*Problem description:* Output only the lines below that start at the line containing "The arrow has snap" and end at the line containing "Répondez en anglais.", with both ends kept.

*Information provided:*
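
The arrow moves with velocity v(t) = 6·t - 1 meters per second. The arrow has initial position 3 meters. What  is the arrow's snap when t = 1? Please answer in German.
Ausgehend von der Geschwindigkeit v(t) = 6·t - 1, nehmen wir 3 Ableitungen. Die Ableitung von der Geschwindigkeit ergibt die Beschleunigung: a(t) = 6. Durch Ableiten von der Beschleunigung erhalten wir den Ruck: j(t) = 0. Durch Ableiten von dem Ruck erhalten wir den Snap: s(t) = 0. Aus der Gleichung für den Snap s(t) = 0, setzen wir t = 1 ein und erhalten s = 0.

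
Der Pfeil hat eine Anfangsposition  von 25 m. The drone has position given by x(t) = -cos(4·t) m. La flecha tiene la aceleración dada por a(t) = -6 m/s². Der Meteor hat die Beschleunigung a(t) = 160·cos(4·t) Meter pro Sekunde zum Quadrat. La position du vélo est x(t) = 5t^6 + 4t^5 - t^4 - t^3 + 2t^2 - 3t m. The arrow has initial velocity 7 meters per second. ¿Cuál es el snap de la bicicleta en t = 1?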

* * *

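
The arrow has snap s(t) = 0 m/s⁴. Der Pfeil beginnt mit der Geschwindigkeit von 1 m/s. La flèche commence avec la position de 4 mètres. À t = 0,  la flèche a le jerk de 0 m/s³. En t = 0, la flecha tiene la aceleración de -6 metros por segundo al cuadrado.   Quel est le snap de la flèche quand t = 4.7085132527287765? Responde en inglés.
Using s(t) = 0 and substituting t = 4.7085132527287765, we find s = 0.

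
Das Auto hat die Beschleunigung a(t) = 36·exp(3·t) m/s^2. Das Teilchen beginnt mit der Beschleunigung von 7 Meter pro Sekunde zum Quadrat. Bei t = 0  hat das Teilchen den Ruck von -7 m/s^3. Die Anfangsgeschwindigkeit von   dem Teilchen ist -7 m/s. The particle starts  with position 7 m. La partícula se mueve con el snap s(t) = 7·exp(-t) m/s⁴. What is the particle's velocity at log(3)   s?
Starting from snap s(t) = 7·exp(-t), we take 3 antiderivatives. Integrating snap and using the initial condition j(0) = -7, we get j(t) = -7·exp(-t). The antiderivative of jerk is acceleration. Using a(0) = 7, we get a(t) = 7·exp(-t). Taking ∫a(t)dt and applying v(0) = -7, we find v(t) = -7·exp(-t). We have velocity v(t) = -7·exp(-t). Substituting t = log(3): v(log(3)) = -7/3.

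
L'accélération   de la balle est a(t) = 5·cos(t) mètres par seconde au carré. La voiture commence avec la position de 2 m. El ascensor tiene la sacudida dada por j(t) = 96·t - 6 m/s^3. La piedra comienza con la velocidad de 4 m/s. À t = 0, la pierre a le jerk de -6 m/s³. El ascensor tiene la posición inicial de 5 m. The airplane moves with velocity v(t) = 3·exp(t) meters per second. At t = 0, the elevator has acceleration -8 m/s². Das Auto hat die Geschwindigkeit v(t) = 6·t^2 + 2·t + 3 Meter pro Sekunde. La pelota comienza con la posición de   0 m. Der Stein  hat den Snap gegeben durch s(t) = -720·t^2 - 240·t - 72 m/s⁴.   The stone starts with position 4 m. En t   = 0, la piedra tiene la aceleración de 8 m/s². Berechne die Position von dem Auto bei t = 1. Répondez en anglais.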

---

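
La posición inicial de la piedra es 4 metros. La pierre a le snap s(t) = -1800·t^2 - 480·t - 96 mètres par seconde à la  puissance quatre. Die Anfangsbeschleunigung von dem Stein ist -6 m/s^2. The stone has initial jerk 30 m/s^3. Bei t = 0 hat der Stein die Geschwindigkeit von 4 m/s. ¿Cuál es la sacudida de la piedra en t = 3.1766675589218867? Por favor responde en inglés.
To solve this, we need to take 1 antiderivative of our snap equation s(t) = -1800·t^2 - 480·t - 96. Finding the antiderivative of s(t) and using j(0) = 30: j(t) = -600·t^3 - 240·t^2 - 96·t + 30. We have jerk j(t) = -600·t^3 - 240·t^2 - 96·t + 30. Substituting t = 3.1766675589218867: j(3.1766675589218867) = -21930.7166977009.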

*Output below:*
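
The arrow has snap s(t) = 0 m/s⁴. Der Pfeil beginnt mit der Geschwindigkeit von 1 m/s. La flèche commence avec la position de 4 mètres. À t = 0,  la flèche a le jerk de 0 m/s³. En t = 0, la flecha tiene la aceleración de -6 metros por segundo al cuadrado.   Quel est le snap de la flèche quand t = 4.7085132527287765? Responde en inglés.
Using s(t) = 0 and substituting t = 4.7085132527287765, we find s = 0.

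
Das Auto hat die Beschleunigung a(t) = 36·exp(3·t) m/s^2. Das Teilchen beginnt mit der Beschleunigung von 7 Meter pro Sekunde zum Quadrat. Bei t = 0  hat das Teilchen den Ruck von -7 m/s^3. Die Anfangsgeschwindigkeit von   dem Teilchen ist -7 m/s. The particle starts  with position 7 m. La partícula se mueve con el snap s(t) = 7·exp(-t) m/s⁴. What is the particle's velocity at log(3)   s?
Starting from snap s(t) = 7·exp(-t), we take 3 antiderivatives. Integrating snap and using the initial condition j(0) = -7, we get j(t) = -7·exp(-t). The antiderivative of jerk is acceleration. Using a(0) = 7, we get a(t) = 7·exp(-t). Taking ∫a(t)dt and applying v(0) = -7, we find v(t) = -7·exp(-t). We have velocity v(t) = -7·exp(-t). Substituting t = log(3): v(log(3)) = -7/3.

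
L'accélération   de la balle est a(t) = 5·cos(t) mètres par seconde au carré. La voiture commence avec la position de 2 m. El ascensor tiene la sacudida dada por j(t) = 96·t - 6 m/s^3. La piedra comienza con la velocidad de 4 m/s. À t = 0, la pierre a le jerk de -6 m/s³. El ascensor tiene la posición inicial de 5 m. The airplane moves with velocity v(t) = 3·exp(t) meters per second. At t = 0, the elevator has acceleration -8 m/s². Das Auto hat die Geschwindigkeit v(t) = 6·t^2 + 2·t + 3 Meter pro Sekunde. La pelota comienza con la posición de   0 m. Der Stein  hat den Snap gegeben durch s(t) = -720·t^2 - 240·t - 72 m/s⁴.   The stone starts with position 4 m. En t   = 0, la piedra tiene la aceleración de 8 m/s². Berechne die Position von dem Auto bei t = 1. Répondez en anglais.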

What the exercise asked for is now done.